Your objective: Line by line, please look for the word "commuting" in the following records, then copy each line you find it in.

Information:
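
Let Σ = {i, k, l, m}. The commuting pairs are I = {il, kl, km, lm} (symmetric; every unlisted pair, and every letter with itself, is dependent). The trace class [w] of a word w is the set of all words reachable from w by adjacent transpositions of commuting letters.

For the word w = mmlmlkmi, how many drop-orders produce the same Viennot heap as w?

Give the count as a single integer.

140

0(m) covers ∅
1(m) covers 0:m
2(l) covers ∅
3(m) covers 1:m
4(l) covers 2:l
5(k) covers ∅
6(m) covers 3:m
7(i) covers 5:k, 6:m
floor of heap: 0:m, 2:l, 5:k
completions by unplaced set U, small U first (add the entries for U minus each lowest piece of U):
  |U|=1: {4}:1  {7}:1
  |U|=2: {2,4}:1  {4,7}:2  {5,7}:1  {6,7}:1
  |U|=3: {2,4,7}:3  {3,6,7}:1  {4,5,7}:3  {4,6,7}:3  {5,6,7}:2
  |U|=4: {1,3,6,7}:1  {2,4,5,7}:6  {2,4,6,7}:6  {3,4,6,7}:4  {3,5,6,7}:3  {4,5,6,7}:8
  |U|=5: {0,1,3,6,7}:1  {1,3,4,6,7}:5  {1,3,5,6,7}:4  {2,3,4,6,7}:10  {2,4,5,6,7}:20  {3,4,5,6,7}:15
  |U|=6: {0,1,3,4,6,7}:6  {0,1,3,5,6,7}:5  {1,2,3,4,6,7}:15  {1,3,4,5,6,7}:24  {2,3,4,5,6,7}:45
  start at 0(m): 84
  start at 2(l): 35
  start at 5(k): 21
sum over floor = 140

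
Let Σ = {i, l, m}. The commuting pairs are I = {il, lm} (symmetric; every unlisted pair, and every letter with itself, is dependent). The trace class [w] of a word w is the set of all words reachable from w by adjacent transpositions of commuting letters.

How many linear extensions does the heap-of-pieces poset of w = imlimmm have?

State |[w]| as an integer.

piece 0:i — minimal
piece 1:m rests on {0:i}
piece 2:l — minimal
piece 3:i rests on {1:m}
piece 4:m rests on {3:i}
piece 5:m rests on {4:m}
piece 6:m rests on {5:m}
minimal pieces: {0:i, 2:l}
ways to finish when only these pieces remain (= sum over removing one remaining piece with nothing left below it):
  1 left: {2}→1  {6}→1
  2 left: {2,6}→2  {5,6}→1
  3 left: {2,5,6}→3  {4,5,6}→1
  4 left: {2,4,5,6}→4  {3,4,5,6}→1
  5 left: {1,3,4,5,6}→1  {2,3,4,5,6}→5
  placing 0:i first → 6 extensions
  placing 2:l first → 1 extensions
total linear extensions = 7

7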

Problem solution:
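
Let Σ = {i, k, l, m}. The commuting pairs are I = {il, kl, km, lm} (symmetric; every unlisted pair, and every letter with itself, is dependent). The trace class [w] of a word w is the set of all words reachable from w by adjacent transpositions of commuting letters.
Let Σ = {i, l, m}. The commuting pairs are I = {il, lm} (symmetric; every unlisted pair, and every letter with itself, is dependent). The trace class [w] of a word w is the set of all words reachable from w by adjacent transpositions of commuting letters.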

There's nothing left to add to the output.